Saved data entries:
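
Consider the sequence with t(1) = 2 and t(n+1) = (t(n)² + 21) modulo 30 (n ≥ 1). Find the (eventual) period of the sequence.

6

t(1) = 2; t(2) = 25; t(3) = 16; t(4) = 7; t(5) = 10; t(6) = 1; t(7) = 22; t(8) = 25.
Since t(8) = t(2) = 25, the sequence is eventually periodic: after a pre-period of length 1 it cycles with period 6.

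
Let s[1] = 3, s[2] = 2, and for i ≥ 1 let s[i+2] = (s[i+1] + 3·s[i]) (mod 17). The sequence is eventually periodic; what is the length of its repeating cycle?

We have s[1] = 3; s[2] = 2; s[3] = 11; s[4] = 0; s[5] = 16; s[6] = 16; s[7] = 13; s[8] = 10; s[9] = 15; s[10] = 11; s[11] = 5; s[12] = 4; s[13] = 2; s[14] = 14; s[15] = 3; s[16] = 11; s[17] = 3; s[18] = 2.
The sequence repeats with period 16.

16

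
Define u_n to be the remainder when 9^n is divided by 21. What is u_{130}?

9

We have u_1 = 9,  u_2 = 18,  u_3 = 15,  u_4 = 9.
The sequence repeats with period 3.
So u_{130} = u_{1 + ((130-1) mod 3)} = u_1 = 9.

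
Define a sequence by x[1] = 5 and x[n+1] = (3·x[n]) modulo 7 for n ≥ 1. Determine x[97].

5

Listing terms: x[1] = 5, x[2] = 1, x[3] = 3, x[4] = 2, x[5] = 6, x[6] = 4, x[7] = 5.
Since x[7] = x[1] = 5, the sequence is periodic with period 6.
So x[97] = x[1 + ((97-1) mod 6)] = x[1] = 5.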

▶ **YOUR ASSIGNMENT**
Output these and nothing else: the lines from the one holding "Define a sequence" through the final line of the entries above, exactly as they appear.

▶ **EXERCISE RESULT**
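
Define a sequence by x[1] = 5 and x[n+1] = (3·x[n]) modulo 7 for n ≥ 1. Determine x[97].

5

Listing terms: x[1] = 5, x[2] = 1, x[3] = 3, x[4] = 2, x[5] = 6, x[6] = 4, x[7] = 5.
Since x[7] = x[1] = 5, the sequence is periodic with period 6.
So x[97] = x[1 + ((97-1) mod 6)] = x[1] = 5.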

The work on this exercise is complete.